Your assignment -> Type out every line of the data again, exactly.

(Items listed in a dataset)
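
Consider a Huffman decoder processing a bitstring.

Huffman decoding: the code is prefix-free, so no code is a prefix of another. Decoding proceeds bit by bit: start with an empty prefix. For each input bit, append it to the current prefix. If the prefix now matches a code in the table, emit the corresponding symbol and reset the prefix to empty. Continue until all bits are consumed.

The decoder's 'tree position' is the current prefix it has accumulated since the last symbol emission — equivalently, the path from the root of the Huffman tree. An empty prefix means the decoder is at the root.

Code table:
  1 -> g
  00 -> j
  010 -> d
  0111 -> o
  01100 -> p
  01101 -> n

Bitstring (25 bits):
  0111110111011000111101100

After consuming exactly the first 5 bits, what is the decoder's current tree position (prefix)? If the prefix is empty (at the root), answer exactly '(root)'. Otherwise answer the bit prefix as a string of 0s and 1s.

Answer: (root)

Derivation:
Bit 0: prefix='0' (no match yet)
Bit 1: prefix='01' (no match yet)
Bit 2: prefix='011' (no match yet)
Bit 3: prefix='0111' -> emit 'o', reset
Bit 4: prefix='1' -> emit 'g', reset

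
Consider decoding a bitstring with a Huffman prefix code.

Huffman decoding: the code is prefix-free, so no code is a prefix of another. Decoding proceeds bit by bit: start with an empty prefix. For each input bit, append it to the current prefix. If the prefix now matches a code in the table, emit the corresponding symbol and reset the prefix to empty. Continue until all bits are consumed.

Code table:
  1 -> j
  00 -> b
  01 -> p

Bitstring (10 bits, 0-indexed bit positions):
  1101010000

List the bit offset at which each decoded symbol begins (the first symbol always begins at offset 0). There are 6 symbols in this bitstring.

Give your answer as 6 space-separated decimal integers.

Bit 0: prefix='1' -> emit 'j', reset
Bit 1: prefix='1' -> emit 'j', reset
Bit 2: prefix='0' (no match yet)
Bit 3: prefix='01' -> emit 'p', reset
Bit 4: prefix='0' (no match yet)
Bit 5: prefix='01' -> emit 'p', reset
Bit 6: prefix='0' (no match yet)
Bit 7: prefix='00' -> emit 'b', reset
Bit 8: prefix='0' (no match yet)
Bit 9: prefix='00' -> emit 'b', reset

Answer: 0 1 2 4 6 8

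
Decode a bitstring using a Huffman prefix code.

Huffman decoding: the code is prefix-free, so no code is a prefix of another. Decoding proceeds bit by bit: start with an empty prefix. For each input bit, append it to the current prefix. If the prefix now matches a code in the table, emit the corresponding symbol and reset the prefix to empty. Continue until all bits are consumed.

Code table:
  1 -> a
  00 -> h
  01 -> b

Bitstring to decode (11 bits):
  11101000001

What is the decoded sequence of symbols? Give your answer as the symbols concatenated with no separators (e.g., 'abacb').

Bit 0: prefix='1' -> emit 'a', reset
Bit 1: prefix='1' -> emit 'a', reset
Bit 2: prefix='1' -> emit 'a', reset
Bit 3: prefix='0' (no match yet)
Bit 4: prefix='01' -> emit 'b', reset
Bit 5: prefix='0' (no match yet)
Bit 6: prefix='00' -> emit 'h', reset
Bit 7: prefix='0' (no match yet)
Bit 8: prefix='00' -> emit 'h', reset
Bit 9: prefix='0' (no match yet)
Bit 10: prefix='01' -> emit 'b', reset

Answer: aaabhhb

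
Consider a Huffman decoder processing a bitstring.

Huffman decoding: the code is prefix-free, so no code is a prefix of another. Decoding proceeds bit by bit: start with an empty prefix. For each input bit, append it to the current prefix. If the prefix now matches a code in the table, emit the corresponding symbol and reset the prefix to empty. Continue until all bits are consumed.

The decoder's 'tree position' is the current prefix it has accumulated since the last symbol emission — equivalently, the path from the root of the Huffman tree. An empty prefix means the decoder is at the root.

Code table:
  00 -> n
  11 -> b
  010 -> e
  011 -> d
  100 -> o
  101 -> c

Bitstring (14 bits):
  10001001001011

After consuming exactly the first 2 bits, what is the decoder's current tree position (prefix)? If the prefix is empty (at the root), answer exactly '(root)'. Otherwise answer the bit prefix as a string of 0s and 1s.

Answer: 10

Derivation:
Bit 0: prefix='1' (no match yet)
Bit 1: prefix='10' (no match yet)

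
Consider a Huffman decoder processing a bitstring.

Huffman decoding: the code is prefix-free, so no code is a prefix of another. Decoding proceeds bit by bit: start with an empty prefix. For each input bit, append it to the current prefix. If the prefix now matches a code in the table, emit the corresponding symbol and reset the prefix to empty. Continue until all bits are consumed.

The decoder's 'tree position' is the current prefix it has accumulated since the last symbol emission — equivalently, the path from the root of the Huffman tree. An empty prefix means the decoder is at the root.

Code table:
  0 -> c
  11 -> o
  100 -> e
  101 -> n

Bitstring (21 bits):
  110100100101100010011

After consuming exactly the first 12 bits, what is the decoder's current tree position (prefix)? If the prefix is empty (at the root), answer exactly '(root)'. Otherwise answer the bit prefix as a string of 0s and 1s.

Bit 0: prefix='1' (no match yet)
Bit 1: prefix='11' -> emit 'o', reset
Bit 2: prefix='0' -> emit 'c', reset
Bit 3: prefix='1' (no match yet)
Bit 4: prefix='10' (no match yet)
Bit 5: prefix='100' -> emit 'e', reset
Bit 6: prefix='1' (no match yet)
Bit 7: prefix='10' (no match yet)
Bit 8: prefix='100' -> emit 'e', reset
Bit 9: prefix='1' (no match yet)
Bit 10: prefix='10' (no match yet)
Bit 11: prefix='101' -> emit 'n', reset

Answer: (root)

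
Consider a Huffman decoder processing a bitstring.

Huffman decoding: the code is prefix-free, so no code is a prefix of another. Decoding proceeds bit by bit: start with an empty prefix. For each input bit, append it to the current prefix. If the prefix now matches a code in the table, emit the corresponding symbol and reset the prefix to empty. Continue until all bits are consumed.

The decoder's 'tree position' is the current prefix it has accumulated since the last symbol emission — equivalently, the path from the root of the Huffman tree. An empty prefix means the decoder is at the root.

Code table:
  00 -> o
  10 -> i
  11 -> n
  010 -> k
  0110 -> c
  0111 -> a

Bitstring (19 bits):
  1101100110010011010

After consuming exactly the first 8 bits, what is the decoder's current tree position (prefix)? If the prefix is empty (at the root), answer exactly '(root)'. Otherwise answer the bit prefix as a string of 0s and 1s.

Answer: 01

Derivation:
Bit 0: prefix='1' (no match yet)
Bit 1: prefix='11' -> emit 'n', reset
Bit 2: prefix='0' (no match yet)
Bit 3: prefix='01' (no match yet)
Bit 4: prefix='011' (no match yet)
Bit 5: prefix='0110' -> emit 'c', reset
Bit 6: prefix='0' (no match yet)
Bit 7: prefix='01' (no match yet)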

Expected answer ->
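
Consider a Huffman decoder processing a bitstring.

Huffman decoding: the code is prefix-free, so no code is a prefix of another. Decoding proceeds bit by bit: start with an empty prefix. For each input bit, append it to the current prefix. If the prefix now matches a code in the table, emit the corresponding symbol and reset the prefix to empty. Continue until all bits are consumed.

The decoder's 'tree position' is the current prefix it has accumulated since the last symbol emission — equivalently, the path from the root of the Huffman tree. An empty prefix means the decoder is at the root.

Code table:
  1 -> g
  00 -> j
  010 -> d
  0111 -> o
  01100 -> p
  01101 -> n

Bitstring (25 bits):
  0111110111011000111101100

After consuming exactly the first 5 bits, what is the decoder's current tree position (prefix)? If the prefix is empty (at the root), answer exactly '(root)'. Otherwise answer the bit prefix as a string of 0s and 1s.

Answer: (root)

Derivation:
Bit 0: prefix='0' (no match yet)
Bit 1: prefix='01' (no match yet)
Bit 2: prefix='011' (no match yet)
Bit 3: prefix='0111' -> emit 'o', reset
Bit 4: prefix='1' -> emit 'g', reset

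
Consider decoding a bitstring with a Huffman prefix code.

Huffman decoding: the code is prefix-free, so no code is a prefix of another. Decoding proceeds bit by bit: start with an empty prefix. For each input bit, append it to the current prefix. If the prefix now matches a code in the table, emit the corresponding symbol and reset the prefix to empty. Continue until all bits are consumed.

Code table:
  1 -> j
  00 -> b
  01 -> p

Bitstring (10 bits, 0-indexed bit positions):
  1101010000

List the bit offset at which each decoded symbol begins (the first symbol always begins at offset 0). There are 6 symbols in this bitstring.

Give your answer as 6 space-separated decimal integers.

Bit 0: prefix='1' -> emit 'j', reset
Bit 1: prefix='1' -> emit 'j', reset
Bit 2: prefix='0' (no match yet)
Bit 3: prefix='01' -> emit 'p', reset
Bit 4: prefix='0' (no match yet)
Bit 5: prefix='01' -> emit 'p', reset
Bit 6: prefix='0' (no match yet)
Bit 7: prefix='00' -> emit 'b', reset
Bit 8: prefix='0' (no match yet)
Bit 9: prefix='00' -> emit 'b', reset

Answer: 0 1 2 4 6 8

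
Decode a bitstring using a Huffman prefix code.

Huffman decoding: the code is prefix-free, so no code is a prefix of another. Decoding proceeds bit by bit: start with an empty prefix. For each input bit, append it to the current prefix. If the prefix now matches a code in the table, emit the corresponding symbol and reset the prefix to empty. Continue until all bits are consumed.

Code table:
  1 -> a
  00 -> h
  01 -> b

Bitstring to decode (11 bits):
  11101000001

What is the decoded sequence of symbols? Give your answer as the symbols concatenated with no separators (e.g., 'abacb').

Bit 0: prefix='1' -> emit 'a', reset
Bit 1: prefix='1' -> emit 'a', reset
Bit 2: prefix='1' -> emit 'a', reset
Bit 3: prefix='0' (no match yet)
Bit 4: prefix='01' -> emit 'b', reset
Bit 5: prefix='0' (no match yet)
Bit 6: prefix='00' -> emit 'h', reset
Bit 7: prefix='0' (no match yet)
Bit 8: prefix='00' -> emit 'h', reset
Bit 9: prefix='0' (no match yet)
Bit 10: prefix='01' -> emit 'b', reset

Answer: aaabhhb

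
Consider a Huffman decoder processing a bitstring.

Huffman decoding: the code is prefix-free, so no code is a prefix of another. Decoding proceeds bit by bit: start with an empty prefix. For each input bit, append it to the current prefix. If the prefix now matches a code in the table, emit the corresponding symbol and reset the prefix to empty. Continue until all bits are consumed.

The decoder's 'tree position' is the current prefix it has accumulated since the last symbol emission — equivalently, the path from the root of the Huffman tree. An empty prefix means the decoder is at the root.

Code table:
  00 -> n
  11 -> b
  010 -> e
  011 -> d
  100 -> o
  101 -> c

Bitstring (14 bits):
  10001001001011

After consuming exactly the first 2 bits, what is the decoder's current tree position (prefix)? If the prefix is empty (at the root), answer exactly '(root)'. Otherwise answer the bit prefix as a string of 0s and 1s.

Answer: 10

Derivation:
Bit 0: prefix='1' (no match yet)
Bit 1: prefix='10' (no match yet)

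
Consider a Huffman decoder processing a bitstring.

Huffman decoding: the code is prefix-free, so no code is a prefix of another. Decoding proceeds bit by bit: start with an empty prefix. For each input bit, append it to the current prefix. If the prefix now matches a code in the table, emit the corresponding symbol and reset the prefix to empty. Continue until all bits are consumed.

The decoder's 'tree position' is the current prefix it has accumulated since the last symbol emission — equivalently, the path from the root of the Huffman tree. An empty prefix means the decoder is at the root.

Code table:
  0 -> c
  11 -> o
  100 -> e
  101 -> n

Bitstring (21 bits):
  110100100101100010011

After consuming exactly the first 12 bits, what is the decoder's current tree position (prefix)? If the prefix is empty (at the root), answer exactly '(root)'. Otherwise answer the bit prefix as a string of 0s and 1s.

Bit 0: prefix='1' (no match yet)
Bit 1: prefix='11' -> emit 'o', reset
Bit 2: prefix='0' -> emit 'c', reset
Bit 3: prefix='1' (no match yet)
Bit 4: prefix='10' (no match yet)
Bit 5: prefix='100' -> emit 'e', reset
Bit 6: prefix='1' (no match yet)
Bit 7: prefix='10' (no match yet)
Bit 8: prefix='100' -> emit 'e', reset
Bit 9: prefix='1' (no match yet)
Bit 10: prefix='10' (no match yet)
Bit 11: prefix='101' -> emit 'n', reset

Answer: (root)

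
Consider a Huffman decoder processing a bitstring.

Huffman decoding: the code is prefix-free, so no code is a prefix of another. Decoding proceeds bit by bit: start with an empty prefix. For each input bit, append it to the current prefix. If the prefix now matches a code in the table, emit the corresponding symbol and reset the prefix to empty. Continue until all bits are consumed.

The decoder's 'tree position' is the current prefix it has accumulated since the last symbol emission — equivalently, the path from the root of the Huffman tree. An empty prefix means the decoder is at the root.

Code table:
  00 -> o
  10 -> i
  11 -> n
  010 -> k
  0110 -> c
  0111 -> a

Bitstring (19 bits):
  1101100110010011010

After consuming exactly the first 8 bits, what is the decoder's current tree position (prefix)? If the prefix is empty (at the root), answer exactly '(root)'. Otherwise answer the bit prefix as a string of 0s and 1s.

Answer: 01

Derivation:
Bit 0: prefix='1' (no match yet)
Bit 1: prefix='11' -> emit 'n', reset
Bit 2: prefix='0' (no match yet)
Bit 3: prefix='01' (no match yet)
Bit 4: prefix='011' (no match yet)
Bit 5: prefix='0110' -> emit 'c', reset
Bit 6: prefix='0' (no match yet)
Bit 7: prefix='01' (no match yet)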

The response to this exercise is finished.